* Exercise brief *
Beneath this line is the data. Output exactly the lines from the line with "Petrov > Rossi" to the line with "Okafor > Tanaka > Petrov", both ends included, and nothing more.

Saved entries
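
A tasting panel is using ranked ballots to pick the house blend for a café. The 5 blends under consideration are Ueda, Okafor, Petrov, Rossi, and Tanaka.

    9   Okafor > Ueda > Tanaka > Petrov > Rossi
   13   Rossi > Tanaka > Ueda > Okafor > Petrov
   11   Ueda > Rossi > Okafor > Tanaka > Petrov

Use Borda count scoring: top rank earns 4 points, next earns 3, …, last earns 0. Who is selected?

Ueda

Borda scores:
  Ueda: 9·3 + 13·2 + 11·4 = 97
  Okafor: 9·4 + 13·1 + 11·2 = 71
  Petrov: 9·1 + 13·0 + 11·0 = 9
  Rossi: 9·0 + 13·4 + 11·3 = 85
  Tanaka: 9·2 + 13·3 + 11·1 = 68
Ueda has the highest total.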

---

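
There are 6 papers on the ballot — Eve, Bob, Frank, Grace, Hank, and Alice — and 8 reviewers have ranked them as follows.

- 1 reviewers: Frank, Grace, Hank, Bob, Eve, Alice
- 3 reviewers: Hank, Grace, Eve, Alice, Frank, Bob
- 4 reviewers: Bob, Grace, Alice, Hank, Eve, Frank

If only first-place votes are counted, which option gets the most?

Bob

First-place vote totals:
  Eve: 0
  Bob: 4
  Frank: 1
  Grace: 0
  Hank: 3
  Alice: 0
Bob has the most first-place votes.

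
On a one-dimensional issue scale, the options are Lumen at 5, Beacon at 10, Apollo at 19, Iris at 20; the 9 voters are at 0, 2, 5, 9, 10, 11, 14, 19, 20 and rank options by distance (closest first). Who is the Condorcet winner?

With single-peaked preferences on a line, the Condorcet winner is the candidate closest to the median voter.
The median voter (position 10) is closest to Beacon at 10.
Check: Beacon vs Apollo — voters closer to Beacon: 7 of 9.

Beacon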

* Result for this exercise *
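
    9   Okafor > Ueda > Tanaka > Petrov > Rossi
   13   Rossi > Tanaka > Ueda > Okafor > Petrov
   11   Ueda > Rossi > Okafor > Tanaka > Petrov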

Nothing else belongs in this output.